### [Task directions]
Say how many lines of the listing below include the string "MsgHeader" and add nothing else.

### [Records]
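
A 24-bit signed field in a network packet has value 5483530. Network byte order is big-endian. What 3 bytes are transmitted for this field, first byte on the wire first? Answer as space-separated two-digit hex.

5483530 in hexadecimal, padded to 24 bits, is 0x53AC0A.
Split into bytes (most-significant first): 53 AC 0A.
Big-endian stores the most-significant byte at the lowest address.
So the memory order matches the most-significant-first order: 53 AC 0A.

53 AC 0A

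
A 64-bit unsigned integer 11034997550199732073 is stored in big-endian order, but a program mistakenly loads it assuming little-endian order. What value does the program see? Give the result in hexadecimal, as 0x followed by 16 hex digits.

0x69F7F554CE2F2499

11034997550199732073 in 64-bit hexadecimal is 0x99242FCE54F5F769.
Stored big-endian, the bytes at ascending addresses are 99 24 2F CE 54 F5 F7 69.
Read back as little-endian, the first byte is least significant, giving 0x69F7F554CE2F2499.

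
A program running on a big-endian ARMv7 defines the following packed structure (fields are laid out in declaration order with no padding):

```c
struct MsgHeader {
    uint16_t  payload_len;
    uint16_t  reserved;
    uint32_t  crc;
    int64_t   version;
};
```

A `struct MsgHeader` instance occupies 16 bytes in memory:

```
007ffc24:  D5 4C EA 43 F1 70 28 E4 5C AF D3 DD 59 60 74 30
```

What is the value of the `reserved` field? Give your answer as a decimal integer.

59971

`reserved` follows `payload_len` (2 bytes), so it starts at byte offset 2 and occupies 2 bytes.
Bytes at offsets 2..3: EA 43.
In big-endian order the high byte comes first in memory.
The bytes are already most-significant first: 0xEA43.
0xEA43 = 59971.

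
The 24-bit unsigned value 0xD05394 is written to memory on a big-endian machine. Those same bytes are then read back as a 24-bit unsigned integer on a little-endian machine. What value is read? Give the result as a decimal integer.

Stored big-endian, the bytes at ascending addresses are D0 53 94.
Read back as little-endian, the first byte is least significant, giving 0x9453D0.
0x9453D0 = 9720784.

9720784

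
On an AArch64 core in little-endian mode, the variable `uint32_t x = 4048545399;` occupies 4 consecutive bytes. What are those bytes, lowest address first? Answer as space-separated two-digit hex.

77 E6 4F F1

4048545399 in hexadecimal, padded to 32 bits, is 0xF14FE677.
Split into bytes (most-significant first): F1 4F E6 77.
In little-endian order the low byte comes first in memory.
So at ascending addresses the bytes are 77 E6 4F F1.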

### [Answer to the problem]
2